Collected data entries

■ ■ ■

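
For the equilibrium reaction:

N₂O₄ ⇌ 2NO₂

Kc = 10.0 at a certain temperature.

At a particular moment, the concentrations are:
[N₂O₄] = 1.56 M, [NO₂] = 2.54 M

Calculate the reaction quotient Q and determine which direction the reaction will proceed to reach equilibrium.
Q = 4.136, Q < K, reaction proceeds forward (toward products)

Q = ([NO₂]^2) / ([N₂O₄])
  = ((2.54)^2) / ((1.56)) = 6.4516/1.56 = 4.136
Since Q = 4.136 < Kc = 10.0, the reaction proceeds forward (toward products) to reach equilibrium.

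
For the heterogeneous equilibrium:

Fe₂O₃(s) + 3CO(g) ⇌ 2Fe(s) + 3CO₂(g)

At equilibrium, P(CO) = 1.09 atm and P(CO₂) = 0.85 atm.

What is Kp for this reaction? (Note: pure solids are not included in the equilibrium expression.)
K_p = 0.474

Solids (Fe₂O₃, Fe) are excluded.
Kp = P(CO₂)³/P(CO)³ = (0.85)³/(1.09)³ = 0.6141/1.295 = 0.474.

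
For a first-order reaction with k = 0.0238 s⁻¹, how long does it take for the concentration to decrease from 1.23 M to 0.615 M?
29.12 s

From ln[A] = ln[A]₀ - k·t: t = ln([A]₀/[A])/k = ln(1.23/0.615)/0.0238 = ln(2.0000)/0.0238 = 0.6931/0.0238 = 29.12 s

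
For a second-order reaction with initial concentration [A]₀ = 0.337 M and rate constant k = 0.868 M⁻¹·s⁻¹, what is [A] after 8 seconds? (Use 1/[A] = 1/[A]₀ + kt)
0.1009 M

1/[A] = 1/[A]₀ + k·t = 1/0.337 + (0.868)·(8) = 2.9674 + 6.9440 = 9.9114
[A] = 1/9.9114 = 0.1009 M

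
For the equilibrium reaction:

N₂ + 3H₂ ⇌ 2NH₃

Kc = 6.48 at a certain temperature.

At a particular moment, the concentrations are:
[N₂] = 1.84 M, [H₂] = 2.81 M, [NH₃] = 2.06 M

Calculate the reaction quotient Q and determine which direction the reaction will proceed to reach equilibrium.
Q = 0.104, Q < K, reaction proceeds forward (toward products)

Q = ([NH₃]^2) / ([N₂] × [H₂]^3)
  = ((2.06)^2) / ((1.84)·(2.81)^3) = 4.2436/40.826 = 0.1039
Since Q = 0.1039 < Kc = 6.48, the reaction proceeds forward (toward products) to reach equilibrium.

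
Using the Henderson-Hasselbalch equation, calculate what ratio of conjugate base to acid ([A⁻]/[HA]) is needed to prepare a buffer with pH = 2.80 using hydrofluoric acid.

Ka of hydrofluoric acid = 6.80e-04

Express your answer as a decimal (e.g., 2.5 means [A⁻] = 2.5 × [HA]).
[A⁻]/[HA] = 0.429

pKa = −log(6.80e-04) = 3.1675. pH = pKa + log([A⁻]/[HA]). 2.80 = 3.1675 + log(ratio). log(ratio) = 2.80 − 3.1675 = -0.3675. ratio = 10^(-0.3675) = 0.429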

■ ■ ■

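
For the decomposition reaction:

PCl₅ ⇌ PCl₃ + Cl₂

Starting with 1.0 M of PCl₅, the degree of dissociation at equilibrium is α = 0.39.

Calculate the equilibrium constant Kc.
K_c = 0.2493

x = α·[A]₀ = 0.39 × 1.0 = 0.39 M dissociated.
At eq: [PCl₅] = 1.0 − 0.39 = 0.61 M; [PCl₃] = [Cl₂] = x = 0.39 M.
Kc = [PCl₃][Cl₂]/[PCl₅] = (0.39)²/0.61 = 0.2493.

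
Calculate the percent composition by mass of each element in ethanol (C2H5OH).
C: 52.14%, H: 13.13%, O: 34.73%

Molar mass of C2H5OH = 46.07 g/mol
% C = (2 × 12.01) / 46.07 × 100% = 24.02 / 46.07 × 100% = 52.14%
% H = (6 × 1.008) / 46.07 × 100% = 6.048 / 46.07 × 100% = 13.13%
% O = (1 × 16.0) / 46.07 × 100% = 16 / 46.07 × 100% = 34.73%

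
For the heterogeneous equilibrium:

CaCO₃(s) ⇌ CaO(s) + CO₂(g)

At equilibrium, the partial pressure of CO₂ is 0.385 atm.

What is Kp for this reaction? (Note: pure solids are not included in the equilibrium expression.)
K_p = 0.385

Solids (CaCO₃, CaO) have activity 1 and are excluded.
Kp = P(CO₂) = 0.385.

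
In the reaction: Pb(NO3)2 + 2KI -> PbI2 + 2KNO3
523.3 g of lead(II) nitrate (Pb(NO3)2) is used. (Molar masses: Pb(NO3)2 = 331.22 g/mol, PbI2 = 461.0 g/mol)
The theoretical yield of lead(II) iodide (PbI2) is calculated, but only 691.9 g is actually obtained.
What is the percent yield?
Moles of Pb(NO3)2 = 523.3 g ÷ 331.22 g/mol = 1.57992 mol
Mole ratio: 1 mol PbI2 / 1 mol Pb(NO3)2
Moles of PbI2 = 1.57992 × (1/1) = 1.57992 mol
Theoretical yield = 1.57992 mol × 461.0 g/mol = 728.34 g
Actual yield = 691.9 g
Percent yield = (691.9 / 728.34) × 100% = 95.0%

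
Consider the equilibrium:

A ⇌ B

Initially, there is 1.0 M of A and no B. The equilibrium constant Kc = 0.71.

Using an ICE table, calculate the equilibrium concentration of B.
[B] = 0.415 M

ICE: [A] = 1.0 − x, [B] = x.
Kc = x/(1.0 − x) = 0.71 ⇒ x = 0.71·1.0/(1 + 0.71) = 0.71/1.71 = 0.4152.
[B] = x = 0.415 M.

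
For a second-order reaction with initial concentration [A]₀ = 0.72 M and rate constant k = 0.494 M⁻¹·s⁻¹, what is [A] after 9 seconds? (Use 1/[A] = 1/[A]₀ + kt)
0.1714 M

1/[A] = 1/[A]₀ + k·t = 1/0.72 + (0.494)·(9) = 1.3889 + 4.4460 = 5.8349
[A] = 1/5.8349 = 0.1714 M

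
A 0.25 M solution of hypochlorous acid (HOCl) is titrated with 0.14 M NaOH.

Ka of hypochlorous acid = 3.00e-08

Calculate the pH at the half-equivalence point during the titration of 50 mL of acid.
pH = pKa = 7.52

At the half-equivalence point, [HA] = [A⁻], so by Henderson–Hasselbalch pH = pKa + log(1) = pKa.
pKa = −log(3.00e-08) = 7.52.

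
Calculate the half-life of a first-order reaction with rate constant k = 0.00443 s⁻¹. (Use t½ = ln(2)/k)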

■ ■ ■

▶ **Requirement**
All lines above from the one with "Kc = 10.0 at a certain temperature." to the one with "[N₂O₄] = 1.56 M, [NO₂] = 2.54 M", inclusive, should be copied exactly, and no other lines.

▶ **Answer for this exercise**
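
Kc = 10.0 at a certain temperature.

At a particular moment, the concentrations are:
[N₂O₄] = 1.56 M, [NO₂] = 2.54 M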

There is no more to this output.